How to complete this task → Quote the line containing "E: |E| = 250, index=yes" and all lines that follow it in the listing below, exactly as written.

Records to process →

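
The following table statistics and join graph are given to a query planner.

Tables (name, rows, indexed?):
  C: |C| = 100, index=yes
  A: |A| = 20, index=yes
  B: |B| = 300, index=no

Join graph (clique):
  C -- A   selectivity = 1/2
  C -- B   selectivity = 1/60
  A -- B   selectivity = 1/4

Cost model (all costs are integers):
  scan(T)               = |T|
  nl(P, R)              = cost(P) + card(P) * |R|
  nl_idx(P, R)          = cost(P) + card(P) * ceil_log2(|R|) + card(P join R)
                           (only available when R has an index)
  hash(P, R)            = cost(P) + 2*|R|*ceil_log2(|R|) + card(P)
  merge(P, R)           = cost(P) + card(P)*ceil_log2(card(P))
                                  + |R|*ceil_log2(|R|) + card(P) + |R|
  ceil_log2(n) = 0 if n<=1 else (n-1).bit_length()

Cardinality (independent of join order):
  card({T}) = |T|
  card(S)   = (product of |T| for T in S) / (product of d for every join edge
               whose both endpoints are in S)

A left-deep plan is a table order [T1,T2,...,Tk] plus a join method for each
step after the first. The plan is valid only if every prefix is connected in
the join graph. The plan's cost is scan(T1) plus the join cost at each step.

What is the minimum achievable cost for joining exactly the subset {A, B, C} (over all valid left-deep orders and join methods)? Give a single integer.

2700

Selinger DP over subsets of {A,B,C}:
  {C}: scan cost=100, card=100
  {A}: scan cost=20, card=20
  {B}: scan cost=300, card=300
  {AC}: card=1000; try (A,hash)→400, (C,merge)→940, (A,merge)→1020, (C,nl_idx)→1160, (C,hash)→1440, (A,nl_idx)→1600 …(+2); best=400 via (A,hash)
  {BC}: card=500; try (C,hash)→2000, (C,nl_idx)→2900, (B,merge)→3900, (C,merge)→4100, (B,hash)→5600, (B,nl)→30100 …(+1); best=2000 via (C,hash)
  {AB}: card=1500; try (A,hash)→800, (B,merge)→3140, (A,nl_idx)→3300, (A,merge)→3420, (B,hash)→5440, (B,nl)→6020 …(+1); best=800 via (A,hash)
  {ABC}: card=1250; try (A,hash)→2700, (C,hash)→3700, (A,nl_idx)→5750, (B,hash)→6800, (A,merge)→7120, (A,nl)→12000 …(+5); best=2700 via (A,hash)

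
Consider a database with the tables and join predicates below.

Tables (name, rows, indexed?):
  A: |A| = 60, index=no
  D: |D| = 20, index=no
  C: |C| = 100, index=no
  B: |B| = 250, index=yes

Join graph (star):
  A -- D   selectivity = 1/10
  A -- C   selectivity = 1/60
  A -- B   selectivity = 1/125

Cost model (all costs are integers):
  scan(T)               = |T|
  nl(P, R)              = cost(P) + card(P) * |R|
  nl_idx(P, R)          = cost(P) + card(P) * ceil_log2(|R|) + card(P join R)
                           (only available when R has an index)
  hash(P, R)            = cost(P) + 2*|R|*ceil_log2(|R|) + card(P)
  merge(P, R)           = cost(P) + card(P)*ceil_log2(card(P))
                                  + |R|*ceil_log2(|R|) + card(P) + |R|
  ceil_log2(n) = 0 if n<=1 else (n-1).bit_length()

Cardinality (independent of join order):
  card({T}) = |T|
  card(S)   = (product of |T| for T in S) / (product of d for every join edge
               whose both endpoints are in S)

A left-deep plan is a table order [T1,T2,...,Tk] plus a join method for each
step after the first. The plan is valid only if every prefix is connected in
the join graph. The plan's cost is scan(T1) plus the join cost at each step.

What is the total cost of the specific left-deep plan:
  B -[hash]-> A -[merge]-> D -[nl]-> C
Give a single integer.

step 1: scan B: cost=250, card=250
step 2: join A via hash
    card(P join A) = 250*60/(125) = 120
    cost = 250 + 2*60*6 + 250 = 1220
step 3: join D via merge
    card(P join D) = 120*20/(10) = 240
    cost = 1220 + 120*7 + 20*5 + 120 + 20 = 2300
step 4: join C via nl
    card(P join C) = 240*100/(60) = 400
    cost = 2300 + 240*100 = 26300

26300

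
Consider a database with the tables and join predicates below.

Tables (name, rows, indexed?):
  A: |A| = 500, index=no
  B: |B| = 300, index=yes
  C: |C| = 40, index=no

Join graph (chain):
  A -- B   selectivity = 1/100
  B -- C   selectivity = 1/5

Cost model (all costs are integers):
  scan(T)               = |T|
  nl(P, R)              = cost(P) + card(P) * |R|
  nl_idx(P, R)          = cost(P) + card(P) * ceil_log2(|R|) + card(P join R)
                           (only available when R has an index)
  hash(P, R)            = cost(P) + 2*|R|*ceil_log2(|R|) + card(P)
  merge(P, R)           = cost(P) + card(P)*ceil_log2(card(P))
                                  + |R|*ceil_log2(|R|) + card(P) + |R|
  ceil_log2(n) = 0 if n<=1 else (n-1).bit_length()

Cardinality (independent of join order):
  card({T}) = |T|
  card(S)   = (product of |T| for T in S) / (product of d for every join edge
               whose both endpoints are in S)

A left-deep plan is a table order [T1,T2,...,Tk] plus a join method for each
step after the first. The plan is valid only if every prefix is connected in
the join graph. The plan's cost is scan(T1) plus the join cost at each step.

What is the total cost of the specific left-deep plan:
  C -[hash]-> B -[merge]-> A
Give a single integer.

step 1: scan C: cost=40, card=40
step 2: join B via hash
    card(P join B) = 40*300/(5) = 2400
    cost = 40 + 2*300*9 + 40 = 5480
step 3: join A via merge
    card(P join A) = 2400*500/(100) = 12000
    cost = 5480 + 2400*12 + 500*9 + 2400 + 500 = 41680

41680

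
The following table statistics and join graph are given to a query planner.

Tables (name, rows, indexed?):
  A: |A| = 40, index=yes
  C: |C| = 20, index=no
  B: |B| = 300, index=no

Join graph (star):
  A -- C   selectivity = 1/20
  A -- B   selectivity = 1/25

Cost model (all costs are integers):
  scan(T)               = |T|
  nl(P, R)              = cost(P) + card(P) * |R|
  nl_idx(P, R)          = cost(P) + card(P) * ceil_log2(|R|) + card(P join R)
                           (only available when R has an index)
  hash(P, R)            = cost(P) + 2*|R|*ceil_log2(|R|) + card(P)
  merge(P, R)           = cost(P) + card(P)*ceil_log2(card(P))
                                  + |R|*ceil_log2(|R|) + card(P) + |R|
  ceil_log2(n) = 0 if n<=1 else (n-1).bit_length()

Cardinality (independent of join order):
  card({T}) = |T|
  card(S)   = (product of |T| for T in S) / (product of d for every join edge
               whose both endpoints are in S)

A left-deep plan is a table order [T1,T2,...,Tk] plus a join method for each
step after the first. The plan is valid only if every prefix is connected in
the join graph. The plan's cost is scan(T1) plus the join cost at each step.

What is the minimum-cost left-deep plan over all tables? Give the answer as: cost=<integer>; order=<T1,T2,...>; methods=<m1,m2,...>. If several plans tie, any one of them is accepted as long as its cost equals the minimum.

Selinger DP (subsets sized 1..n):
  {A}: scan cost=40, card=40
  {C}: scan cost=20, card=20
  {B}: scan cost=300, card=300
  {AC}: card=40; try (A,nl_idx)→180, (C,hash)→280, (A,merge)→420, (C,merge)→440, (A,hash)→520, (A,nl)→820 …(+1); best=180 via (A,nl_idx)
  {AB}: card=480; try (A,hash)→1080, (A,nl_idx)→2580, (B,merge)→3320, (A,merge)→3580, (B,hash)→5480, (B,nl)→12040 …(+1); best=1080 via (A,hash)
  {ABC}: card=480; try (C,hash)→1760, (B,merge)→3460, (B,hash)→5620, (C,merge)→6000, (C,nl)→10680, (B,nl)→12180; best=1760 via (C,hash)

cost=1760; order=B,A,C; methods=hash,hash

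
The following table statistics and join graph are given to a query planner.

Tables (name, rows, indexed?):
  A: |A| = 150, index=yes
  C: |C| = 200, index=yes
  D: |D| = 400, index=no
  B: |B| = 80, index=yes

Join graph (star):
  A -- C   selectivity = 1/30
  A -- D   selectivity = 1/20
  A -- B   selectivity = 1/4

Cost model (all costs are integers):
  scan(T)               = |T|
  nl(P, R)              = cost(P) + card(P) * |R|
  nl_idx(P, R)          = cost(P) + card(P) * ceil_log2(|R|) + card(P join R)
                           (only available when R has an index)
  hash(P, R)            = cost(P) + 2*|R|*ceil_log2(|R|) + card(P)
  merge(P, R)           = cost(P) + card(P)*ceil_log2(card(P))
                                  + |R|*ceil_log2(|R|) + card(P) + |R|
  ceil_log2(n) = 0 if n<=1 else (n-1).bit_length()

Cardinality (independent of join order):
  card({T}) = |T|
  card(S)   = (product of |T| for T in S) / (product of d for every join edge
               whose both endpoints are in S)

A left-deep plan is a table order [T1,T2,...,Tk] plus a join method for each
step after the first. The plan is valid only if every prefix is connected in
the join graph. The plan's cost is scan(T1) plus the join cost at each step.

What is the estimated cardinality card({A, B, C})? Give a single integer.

20000

Tables in S: A(150), B(80), C(200)
Edges inside S: A-C(d=30), A-B(d=4)
numerator = 150 * 80 * 200 = 2400000
denominator = 30 * 4 = 120
card(S) = 2400000 / 120 = 20000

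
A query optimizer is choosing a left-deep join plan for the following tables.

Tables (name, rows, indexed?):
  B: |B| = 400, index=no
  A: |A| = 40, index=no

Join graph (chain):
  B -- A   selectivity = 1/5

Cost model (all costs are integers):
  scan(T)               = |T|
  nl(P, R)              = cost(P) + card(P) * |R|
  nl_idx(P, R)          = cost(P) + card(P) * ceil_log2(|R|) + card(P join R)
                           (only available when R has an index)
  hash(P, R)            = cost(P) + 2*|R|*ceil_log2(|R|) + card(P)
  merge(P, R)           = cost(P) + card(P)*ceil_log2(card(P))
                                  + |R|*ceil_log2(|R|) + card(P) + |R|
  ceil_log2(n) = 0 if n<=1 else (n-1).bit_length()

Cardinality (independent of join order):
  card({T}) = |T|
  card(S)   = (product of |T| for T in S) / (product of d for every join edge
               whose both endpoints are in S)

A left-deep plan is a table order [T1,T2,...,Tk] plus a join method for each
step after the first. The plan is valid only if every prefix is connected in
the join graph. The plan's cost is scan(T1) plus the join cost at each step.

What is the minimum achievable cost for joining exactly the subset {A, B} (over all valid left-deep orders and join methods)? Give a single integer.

1280

Selinger DP over subsets of {A,B}:
  {B}: scan cost=400, card=400
  {A}: scan cost=40, card=40
  {AB}: card=3200; try (A,hash)→1280, (B,merge)→4320, (A,merge)→4680, (B,hash)→7280, (B,nl)→16040, (A,nl)→16400; best=1280 via (A,hash)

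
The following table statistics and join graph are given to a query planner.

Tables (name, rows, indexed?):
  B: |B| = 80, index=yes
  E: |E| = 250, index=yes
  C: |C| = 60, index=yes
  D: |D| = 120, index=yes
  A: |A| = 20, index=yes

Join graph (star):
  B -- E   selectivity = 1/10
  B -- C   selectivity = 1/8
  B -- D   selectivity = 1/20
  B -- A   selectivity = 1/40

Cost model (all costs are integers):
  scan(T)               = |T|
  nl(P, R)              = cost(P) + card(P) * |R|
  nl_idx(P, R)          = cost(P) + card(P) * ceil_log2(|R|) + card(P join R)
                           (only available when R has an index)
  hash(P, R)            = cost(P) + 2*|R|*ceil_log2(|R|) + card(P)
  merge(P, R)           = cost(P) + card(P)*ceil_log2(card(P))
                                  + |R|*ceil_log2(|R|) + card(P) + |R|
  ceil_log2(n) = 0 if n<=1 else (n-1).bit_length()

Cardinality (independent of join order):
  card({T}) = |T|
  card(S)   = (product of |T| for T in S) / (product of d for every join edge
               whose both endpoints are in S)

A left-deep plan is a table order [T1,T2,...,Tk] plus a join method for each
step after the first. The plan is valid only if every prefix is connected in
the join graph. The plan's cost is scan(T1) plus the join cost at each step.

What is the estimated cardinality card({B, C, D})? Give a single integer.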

Solved exercise →
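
  E: |E| = 250, index=yes
  C: |C| = 60, index=yes
  D: |D| = 120, index=yes
  A: |A| = 20, index=yes

Join graph (star):
  B -- E   selectivity = 1/10
  B -- C   selectivity = 1/8
  B -- D   selectivity = 1/20
  B -- A   selectivity = 1/40

Cost model (all costs are integers):
  scan(T)               = |T|
  nl(P, R)              = cost(P) + card(P) * |R|
  nl_idx(P, R)          = cost(P) + card(P) * ceil_log2(|R|) + card(P join R)
                           (only available when R has an index)
  hash(P, R)            = cost(P) + 2*|R|*ceil_log2(|R|) + card(P)
  merge(P, R)           = cost(P) + card(P)*ceil_log2(card(P))
                                  + |R|*ceil_log2(|R|) + card(P) + |R|
  ceil_log2(n) = 0 if n<=1 else (n-1).bit_length()

Cardinality (independent of join order):
  card({T}) = |T|
  card(S)   = (product of |T| for T in S) / (product of d for every join edge
               whose both endpoints are in S)

A left-deep plan is a table order [T1,T2,...,Tk] plus a join method for each
step after the first. The plan is valid only if every prefix is connected in
the join graph. The plan's cost is scan(T1) plus the join cost at each step.

What is the estimated cardinality card({B, C, D})? Give a single integer.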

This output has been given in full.